RECORDS Block Start
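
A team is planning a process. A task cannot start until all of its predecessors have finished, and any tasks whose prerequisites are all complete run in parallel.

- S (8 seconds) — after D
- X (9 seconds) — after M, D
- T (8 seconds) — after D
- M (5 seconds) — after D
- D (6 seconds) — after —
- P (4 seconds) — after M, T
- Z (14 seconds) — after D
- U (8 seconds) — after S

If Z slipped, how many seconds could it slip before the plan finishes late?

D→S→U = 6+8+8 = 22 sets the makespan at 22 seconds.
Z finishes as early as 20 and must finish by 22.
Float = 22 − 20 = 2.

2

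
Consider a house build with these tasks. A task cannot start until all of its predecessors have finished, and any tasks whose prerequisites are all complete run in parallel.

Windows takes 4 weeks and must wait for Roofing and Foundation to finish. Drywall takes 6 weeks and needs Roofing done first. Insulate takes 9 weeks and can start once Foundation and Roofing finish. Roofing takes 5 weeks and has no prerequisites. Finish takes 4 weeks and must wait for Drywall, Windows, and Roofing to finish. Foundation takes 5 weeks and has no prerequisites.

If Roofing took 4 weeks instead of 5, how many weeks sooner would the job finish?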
RECORDS Block End
RECORDS Block Start
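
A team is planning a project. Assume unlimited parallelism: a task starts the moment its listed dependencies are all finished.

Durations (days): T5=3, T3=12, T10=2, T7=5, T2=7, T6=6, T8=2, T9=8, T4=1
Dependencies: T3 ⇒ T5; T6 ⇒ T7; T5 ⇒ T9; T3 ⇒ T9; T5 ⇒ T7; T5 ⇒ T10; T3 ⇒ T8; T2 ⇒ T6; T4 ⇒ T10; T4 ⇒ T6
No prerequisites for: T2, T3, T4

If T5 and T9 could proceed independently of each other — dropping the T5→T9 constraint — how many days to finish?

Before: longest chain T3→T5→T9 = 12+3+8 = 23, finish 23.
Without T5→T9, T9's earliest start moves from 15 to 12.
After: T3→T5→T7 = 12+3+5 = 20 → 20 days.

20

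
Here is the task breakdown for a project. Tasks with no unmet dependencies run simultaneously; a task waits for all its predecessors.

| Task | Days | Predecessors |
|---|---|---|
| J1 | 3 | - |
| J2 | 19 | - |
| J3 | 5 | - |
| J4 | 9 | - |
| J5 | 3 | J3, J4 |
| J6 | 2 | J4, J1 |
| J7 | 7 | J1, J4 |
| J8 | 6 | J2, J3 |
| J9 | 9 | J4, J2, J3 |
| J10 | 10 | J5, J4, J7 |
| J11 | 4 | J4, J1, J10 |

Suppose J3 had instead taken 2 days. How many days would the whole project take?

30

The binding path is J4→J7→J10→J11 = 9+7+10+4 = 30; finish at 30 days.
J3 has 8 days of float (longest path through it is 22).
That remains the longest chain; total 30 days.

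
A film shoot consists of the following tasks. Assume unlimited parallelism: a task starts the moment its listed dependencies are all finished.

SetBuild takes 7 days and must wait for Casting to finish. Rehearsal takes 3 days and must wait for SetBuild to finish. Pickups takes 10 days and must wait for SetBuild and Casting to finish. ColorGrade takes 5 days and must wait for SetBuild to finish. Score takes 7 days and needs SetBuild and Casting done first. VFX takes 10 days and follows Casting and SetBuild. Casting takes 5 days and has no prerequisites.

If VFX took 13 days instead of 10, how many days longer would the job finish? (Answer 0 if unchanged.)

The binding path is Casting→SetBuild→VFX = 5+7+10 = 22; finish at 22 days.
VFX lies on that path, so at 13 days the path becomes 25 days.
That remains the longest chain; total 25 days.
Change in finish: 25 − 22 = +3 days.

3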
RECORDS Block End
» **ASSIGNMENT**: From the material above, set down exactly the lines between the line holding "A team is planning a process." and the line holding "Windows takes 4", inclusive. Include nothing else.

» **RESPONSE TO THE TASK**:
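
A team is planning a process. A task cannot start until all of its predecessors have finished, and any tasks whose prerequisites are all complete run in parallel.

- S (8 seconds) — after D
- X (9 seconds) — after M, D
- T (8 seconds) — after D
- M (5 seconds) — after D
- D (6 seconds) — after —
- P (4 seconds) — after M, T
- Z (14 seconds) — after D
- U (8 seconds) — after S

If Z slipped, how many seconds could it slip before the plan finishes late?

D→S→U = 6+8+8 = 22 sets the makespan at 22 seconds.
Z finishes as early as 20 and must finish by 22.
Float = 22 − 20 = 2.

2

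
Consider a house build with these tasks. A task cannot start until all of its predecessors have finished, and any tasks whose prerequisites are all complete run in parallel.

Windows takes 4 weeks and must wait for Roofing and Foundation to finish. Drywall takes 6 weeks and needs Roofing done first. Insulate takes 9 weeks and can start once Foundation and Roofing finish. Roofing takes 5 weeks and has no prerequisites. Finish takes 4 weeks and must wait for Drywall, Windows, and Roofing to finish. Foundation takes 5 weeks and has no prerequisites.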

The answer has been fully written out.